WORK INSTRUCTIONS
Go through the records below and report each line with "points" in it.

Dataset entries
● ● ● ● ● ● ●
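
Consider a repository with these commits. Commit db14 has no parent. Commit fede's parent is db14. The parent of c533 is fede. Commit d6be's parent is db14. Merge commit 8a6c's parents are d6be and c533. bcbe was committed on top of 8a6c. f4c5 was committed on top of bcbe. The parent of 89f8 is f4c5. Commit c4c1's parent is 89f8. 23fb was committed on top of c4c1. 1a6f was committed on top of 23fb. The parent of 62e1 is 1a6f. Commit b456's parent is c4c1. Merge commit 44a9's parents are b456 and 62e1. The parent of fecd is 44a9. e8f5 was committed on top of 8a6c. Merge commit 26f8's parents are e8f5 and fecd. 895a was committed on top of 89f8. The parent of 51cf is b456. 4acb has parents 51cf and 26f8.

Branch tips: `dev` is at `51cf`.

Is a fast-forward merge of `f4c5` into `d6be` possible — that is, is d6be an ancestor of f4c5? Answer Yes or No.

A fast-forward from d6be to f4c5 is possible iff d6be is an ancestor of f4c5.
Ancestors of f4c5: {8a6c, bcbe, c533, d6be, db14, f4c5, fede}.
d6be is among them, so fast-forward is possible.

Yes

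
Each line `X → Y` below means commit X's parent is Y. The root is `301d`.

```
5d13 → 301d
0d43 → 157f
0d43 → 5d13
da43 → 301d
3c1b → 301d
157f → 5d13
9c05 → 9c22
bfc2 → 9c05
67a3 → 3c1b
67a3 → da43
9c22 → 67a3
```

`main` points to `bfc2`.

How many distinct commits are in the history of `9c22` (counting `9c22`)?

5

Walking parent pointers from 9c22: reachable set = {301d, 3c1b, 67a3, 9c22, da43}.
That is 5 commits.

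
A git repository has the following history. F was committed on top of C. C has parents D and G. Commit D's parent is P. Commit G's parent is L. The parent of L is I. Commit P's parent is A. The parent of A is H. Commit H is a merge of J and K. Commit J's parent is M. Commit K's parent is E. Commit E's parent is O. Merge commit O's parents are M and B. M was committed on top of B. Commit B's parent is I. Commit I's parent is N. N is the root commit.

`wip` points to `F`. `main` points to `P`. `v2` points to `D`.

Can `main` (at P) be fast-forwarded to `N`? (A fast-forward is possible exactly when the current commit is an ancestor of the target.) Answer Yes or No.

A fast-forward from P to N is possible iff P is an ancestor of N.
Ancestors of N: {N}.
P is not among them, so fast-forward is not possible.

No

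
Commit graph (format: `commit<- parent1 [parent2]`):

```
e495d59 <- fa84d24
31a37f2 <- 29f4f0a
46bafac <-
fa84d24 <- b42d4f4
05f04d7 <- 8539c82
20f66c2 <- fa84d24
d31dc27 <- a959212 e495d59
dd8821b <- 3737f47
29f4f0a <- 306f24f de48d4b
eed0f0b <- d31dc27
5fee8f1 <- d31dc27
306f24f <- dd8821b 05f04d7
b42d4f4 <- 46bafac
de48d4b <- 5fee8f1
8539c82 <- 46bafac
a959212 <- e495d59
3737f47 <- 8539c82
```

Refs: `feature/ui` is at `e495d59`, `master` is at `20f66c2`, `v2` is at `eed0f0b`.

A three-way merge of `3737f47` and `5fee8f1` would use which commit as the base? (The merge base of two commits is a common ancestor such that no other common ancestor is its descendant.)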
● ● ● ● ● ● ●
COMPLETED TASK
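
`main` points to `bfc2`.
`wip` points to `F`. `main` points to `P`. `v2` points to `D`.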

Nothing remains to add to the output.